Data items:
————
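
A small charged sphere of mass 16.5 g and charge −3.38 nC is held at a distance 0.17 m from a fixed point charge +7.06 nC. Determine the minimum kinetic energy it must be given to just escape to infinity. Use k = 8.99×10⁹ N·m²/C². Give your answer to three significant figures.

1.26×10⁻⁶ J

To just escape, total mechanical energy must reach zero at infinity: ½mv²_min + U = 0, so ½mv²_min = −U = |kQq|/r.
|U| = |kQq|/r = (8.99×10⁹ N·m²/C²)(7.06×10⁻⁹)(3.38×10⁻⁹)/(0.170) = 1.26×10⁻⁶ J.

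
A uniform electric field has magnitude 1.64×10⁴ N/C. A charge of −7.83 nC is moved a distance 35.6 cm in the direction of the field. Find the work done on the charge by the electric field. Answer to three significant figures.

-4.57×10⁻⁵ J

The potential change for a displacement 35.6 cm in the direction of the field is ΔV = −Ed = -5840 V.
W_field = −qΔV = -4.57×10⁻⁵ J.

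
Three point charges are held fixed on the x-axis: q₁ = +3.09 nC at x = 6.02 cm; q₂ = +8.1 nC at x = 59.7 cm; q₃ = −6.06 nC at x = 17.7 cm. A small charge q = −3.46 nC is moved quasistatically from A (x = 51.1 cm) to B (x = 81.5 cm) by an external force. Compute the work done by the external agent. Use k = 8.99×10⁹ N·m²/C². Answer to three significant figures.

For quasistatic motion the external work equals the change in potential energy: W_ext = qΔV = q(V_B − V_A).
At A: distances to the source charges are 0.451 m, 0.0860 m, 0.334 m; V_A = Σ kqᵢ/rᵢ = 745 V.
At B: distances to the source charges are 0.755 m, 0.218 m, 0.638 m; V_B = Σ kqᵢ/rᵢ = 285 V.
ΔV = V_B − V_A = -460 V.
W_ext = qΔV = (-3.46×10⁻⁹ C)(-460 V) = 1.59×10⁻⁶ J.

1.59×10⁻⁶ J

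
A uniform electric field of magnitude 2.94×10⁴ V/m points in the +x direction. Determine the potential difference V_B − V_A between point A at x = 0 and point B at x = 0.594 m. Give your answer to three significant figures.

-1.75×10⁴ V

In a uniform field, potential decreases in the direction of E: V_B − V_A = −E·Δx.
V_B − V_A = −(2.94×10⁴ V/m)(0.594 m) = -1.75×10⁴ V.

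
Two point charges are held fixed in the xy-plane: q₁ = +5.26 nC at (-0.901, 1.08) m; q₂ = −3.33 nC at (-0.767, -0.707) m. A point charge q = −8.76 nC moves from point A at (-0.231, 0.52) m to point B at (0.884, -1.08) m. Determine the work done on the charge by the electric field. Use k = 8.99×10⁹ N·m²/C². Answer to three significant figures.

-2.86×10⁻⁷ J

The work done by the electric force is W_field = −ΔU = −q(V_B − V_A) = q(V_A − V_B).
At A: distances to the source charges are 0.873 m, 1.34 m; V_A = Σ kqᵢ/rᵢ = 31.8 V.
At B: distances to the source charges are 2.80 m, 1.69 m; V_B = Σ kqᵢ/rᵢ = -0.811 V.
ΔV = V_B − V_A = -32.6 V.
W_field = −qΔV = −(-8.76×10⁻⁹ C)(-32.6 V) = -2.86×10⁻⁷ J.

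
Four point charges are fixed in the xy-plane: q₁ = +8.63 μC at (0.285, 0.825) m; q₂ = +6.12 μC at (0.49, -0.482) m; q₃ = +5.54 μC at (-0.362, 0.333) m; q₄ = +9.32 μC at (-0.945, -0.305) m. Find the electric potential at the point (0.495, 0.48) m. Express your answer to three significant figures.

3.58×10⁵ V

Electric potential is a scalar, so the contributions from each charge add algebraically: V = Σ kqᵢ/rᵢ.
Distances from the field point to each charge: r₁ = 0.404 m, r₂ = 0.962 m, r₃ = 0.870 m, r₄ = 1.64 m.
V = k[(8.63×10⁻⁶)/(0.404) + (6.12×10⁻⁶)/(0.962) + (5.54×10⁻⁶)/(0.870) + (9.32×10⁻⁶)/(1.64)] = 3.58×10⁵ V.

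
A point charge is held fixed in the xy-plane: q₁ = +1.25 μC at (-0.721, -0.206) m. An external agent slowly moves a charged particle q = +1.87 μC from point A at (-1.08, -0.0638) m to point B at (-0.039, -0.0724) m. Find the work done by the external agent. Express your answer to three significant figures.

For quasistatic motion the external work equals the change in potential energy: W_ext = qΔV = q(V_B − V_A).
At A: distance to the source charge is 0.386 m; V_A = kq₁/r = 2.91×10⁴ V.
At B: distance to the source charge is 0.695 m; V_B = kq₁/r = 1.62×10⁴ V.
ΔV = V_B − V_A = -1.29×10⁴ V.
W_ext = qΔV = (1.87×10⁻⁶ C)(-1.29×10⁴ V) = -0.0242 J.

-0.0242 J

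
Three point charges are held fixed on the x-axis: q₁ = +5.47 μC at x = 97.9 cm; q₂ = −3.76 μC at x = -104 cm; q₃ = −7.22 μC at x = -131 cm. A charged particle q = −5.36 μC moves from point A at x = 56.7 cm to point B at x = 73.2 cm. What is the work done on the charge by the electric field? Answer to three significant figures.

The work done by the electric force is W_field = −ΔU = −q(V_B − V_A) = q(V_A − V_B).
At A: distances to the source charges are 0.412 m, 1.61 m, 1.88 m; V_A = Σ kqᵢ/rᵢ = 6.37×10⁴ V.
At B: distances to the source charges are 0.247 m, 1.77 m, 2.04 m; V_B = Σ kqᵢ/rᵢ = 1.48×10⁵ V.
ΔV = V_B − V_A = 8.45×10⁴ V.
W_field = −qΔV = −(-5.36×10⁻⁶ C)(8.45×10⁴ V) = 0.453 J.

0.453 J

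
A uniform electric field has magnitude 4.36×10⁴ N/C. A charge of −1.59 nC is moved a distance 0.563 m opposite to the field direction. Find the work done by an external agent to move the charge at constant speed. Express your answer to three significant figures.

-3.90×10⁻⁵ J

The potential change for a displacement 0.563 m opposite to the field direction is ΔV = +Ed = 2.45×10⁴ V.
W_ext = qΔV = -3.90×10⁻⁵ J.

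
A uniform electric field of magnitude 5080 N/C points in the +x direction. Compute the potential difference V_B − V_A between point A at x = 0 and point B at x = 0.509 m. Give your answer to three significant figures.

In a uniform field, potential decreases in the direction of E: V_B − V_A = −E·Δx.
V_B − V_A = −(5080 V/m)(0.509 m) = -2590 V.

-2590 V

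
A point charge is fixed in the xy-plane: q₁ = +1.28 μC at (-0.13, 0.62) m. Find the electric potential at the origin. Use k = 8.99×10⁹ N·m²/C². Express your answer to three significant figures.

Electric potential is a scalar, so the contributions from each charge add algebraically: V = Σ kqᵢ/rᵢ.
Distances from the field point to each charge: r₁ = 0.633 m.
V = k[(1.28×10⁻⁶)/(0.633)] = 1.82×10⁴ V.

1.82×10⁴ V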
————
## TASK DIRECTIONS
What is needed is an exact, complete copy of the entries above.

## SOLUTION TO THE PROBLEM
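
A small charged sphere of mass 16.5 g and charge −3.38 nC is held at a distance 0.17 m from a fixed point charge +7.06 nC. Determine the minimum kinetic energy it must be given to just escape to infinity. Use k = 8.99×10⁹ N·m²/C². Give your answer to three significant figures.

1.26×10⁻⁶ J

To just escape, total mechanical energy must reach zero at infinity: ½mv²_min + U = 0, so ½mv²_min = −U = |kQq|/r.
|U| = |kQq|/r = (8.99×10⁹ N·m²/C²)(7.06×10⁻⁹)(3.38×10⁻⁹)/(0.170) = 1.26×10⁻⁶ J.

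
A uniform electric field has magnitude 1.64×10⁴ N/C. A charge of −7.83 nC is moved a distance 35.6 cm in the direction of the field. Find the work done on the charge by the electric field. Answer to three significant figures.

-4.57×10⁻⁵ J

The potential change for a displacement 35.6 cm in the direction of the field is ΔV = −Ed = -5840 V.
W_field = −qΔV = -4.57×10⁻⁵ J.

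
Three point charges are held fixed on the x-axis: q₁ = +3.09 nC at x = 6.02 cm; q₂ = +8.1 nC at x = 59.7 cm; q₃ = −6.06 nC at x = 17.7 cm. A small charge q = −3.46 nC is moved quasistatically from A (x = 51.1 cm) to B (x = 81.5 cm) by an external force. Compute the work done by the external agent. Use k = 8.99×10⁹ N·m²/C². Answer to three significant figures.

For quasistatic motion the external work equals the change in potential energy: W_ext = qΔV = q(V_B − V_A).
At A: distances to the source charges are 0.451 m, 0.0860 m, 0.334 m; V_A = Σ kqᵢ/rᵢ = 745 V.
At B: distances to the source charges are 0.755 m, 0.218 m, 0.638 m; V_B = Σ kqᵢ/rᵢ = 285 V.
ΔV = V_B − V_A = -460 V.
W_ext = qΔV = (-3.46×10⁻⁹ C)(-460 V) = 1.59×10⁻⁶ J.

1.59×10⁻⁶ J

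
A uniform electric field of magnitude 2.94×10⁴ V/m points in the +x direction. Determine the potential difference V_B − V_A between point A at x = 0 and point B at x = 0.594 m. Give your answer to three significant figures.

-1.75×10⁴ V

In a uniform field, potential decreases in the direction of E: V_B − V_A = −E·Δx.
V_B − V_A = −(2.94×10⁴ V/m)(0.594 m) = -1.75×10⁴ V.

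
Two point charges are held fixed in the xy-plane: q₁ = +5.26 nC at (-0.901, 1.08) m; q₂ = −3.33 nC at (-0.767, -0.707) m. A point charge q = −8.76 nC moves from point A at (-0.231, 0.52) m to point B at (0.884, -1.08) m. Determine the work done on the charge by the electric field. Use k = 8.99×10⁹ N·m²/C². Answer to three significant figures.

-2.86×10⁻⁷ J

The work done by the electric force is W_field = −ΔU = −q(V_B − V_A) = q(V_A − V_B).
At A: distances to the source charges are 0.873 m, 1.34 m; V_A = Σ kqᵢ/rᵢ = 31.8 V.
At B: distances to the source charges are 2.80 m, 1.69 m; V_B = Σ kqᵢ/rᵢ = -0.811 V.
ΔV = V_B − V_A = -32.6 V.
W_field = −qΔV = −(-8.76×10⁻⁹ C)(-32.6 V) = -2.86×10⁻⁷ J.

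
Four point charges are fixed in the xy-plane: q₁ = +8.63 μC at (0.285, 0.825) m; q₂ = +6.12 μC at (0.49, -0.482) m; q₃ = +5.54 μC at (-0.362, 0.333) m; q₄ = +9.32 μC at (-0.945, -0.305) m. Find the electric potential at the point (0.495, 0.48) m. Express your answer to three significant figures.

3.58×10⁵ V

Electric potential is a scalar, so the contributions from each charge add algebraically: V = Σ kqᵢ/rᵢ.
Distances from the field point to each charge: r₁ = 0.404 m, r₂ = 0.962 m, r₃ = 0.870 m, r₄ = 1.64 m.
V = k[(8.63×10⁻⁶)/(0.404) + (6.12×10⁻⁶)/(0.962) + (5.54×10⁻⁶)/(0.870) + (9.32×10⁻⁶)/(1.64)] = 3.58×10⁵ V.

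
A point charge is held fixed in the xy-plane: q₁ = +1.25 μC at (-0.721, -0.206) m. An external agent slowly moves a charged particle q = +1.87 μC from point A at (-1.08, -0.0638) m to point B at (-0.039, -0.0724) m. Find the work done by the external agent. Express your answer to three significant figures.

For quasistatic motion the external work equals the change in potential energy: W_ext = qΔV = q(V_B − V_A).
At A: distance to the source charge is 0.386 m; V_A = kq₁/r = 2.91×10⁴ V.
At B: distance to the source charge is 0.695 m; V_B = kq₁/r = 1.62×10⁴ V.
ΔV = V_B − V_A = -1.29×10⁴ V.
W_ext = qΔV = (1.87×10⁻⁶ C)(-1.29×10⁴ V) = -0.0242 J.

-0.0242 J

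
Three point charges are held fixed on the x-axis: q₁ = +5.47 μC at x = 97.9 cm; q₂ = −3.76 μC at x = -104 cm; q₃ = −7.22 μC at x = -131 cm. A charged particle q = −5.36 μC moves from point A at x = 56.7 cm to point B at x = 73.2 cm. What is the work done on the charge by the electric field? Answer to three significant figures.

The work done by the electric force is W_field = −ΔU = −q(V_B − V_A) = q(V_A − V_B).
At A: distances to the source charges are 0.412 m, 1.61 m, 1.88 m; V_A = Σ kqᵢ/rᵢ = 6.37×10⁴ V.
At B: distances to the source charges are 0.247 m, 1.77 m, 2.04 m; V_B = Σ kqᵢ/rᵢ = 1.48×10⁵ V.
ΔV = V_B − V_A = 8.45×10⁴ V.
W_field = −qΔV = −(-5.36×10⁻⁶ C)(8.45×10⁴ V) = 0.453 J.

0.453 J

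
A uniform electric field has magnitude 4.36×10⁴ N/C. A charge of −1.59 nC is moved a distance 0.563 m opposite to the field direction. Find the work done by an external agent to move the charge at constant speed. Express your answer to three significant figures.

-3.90×10⁻⁵ J

The potential change for a displacement 0.563 m opposite to the field direction is ΔV = +Ed = 2.45×10⁴ V.
W_ext = qΔV = -3.90×10⁻⁵ J.

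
A uniform electric field of magnitude 5080 N/C points in the +x direction. Compute the potential difference V_B − V_A between point A at x = 0 and point B at x = 0.509 m. Give your answer to three significant figures.

In a uniform field, potential decreases in the direction of E: V_B − V_A = −E·Δx.
V_B − V_A = −(5080 V/m)(0.509 m) = -2590 V.

-2590 V

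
A point charge is fixed in the xy-plane: q₁ = +1.28 μC at (-0.13, 0.62) m. Find the electric potential at the origin. Use k = 8.99×10⁹ N·m²/C². Express your answer to three significant figures.

Electric potential is a scalar, so the contributions from each charge add algebraically: V = Σ kqᵢ/rᵢ.
Distances from the field point to each charge: r₁ = 0.633 m.
V = k[(1.28×10⁻⁶)/(0.633)] = 1.82×10⁴ V.

1.82×10⁴ V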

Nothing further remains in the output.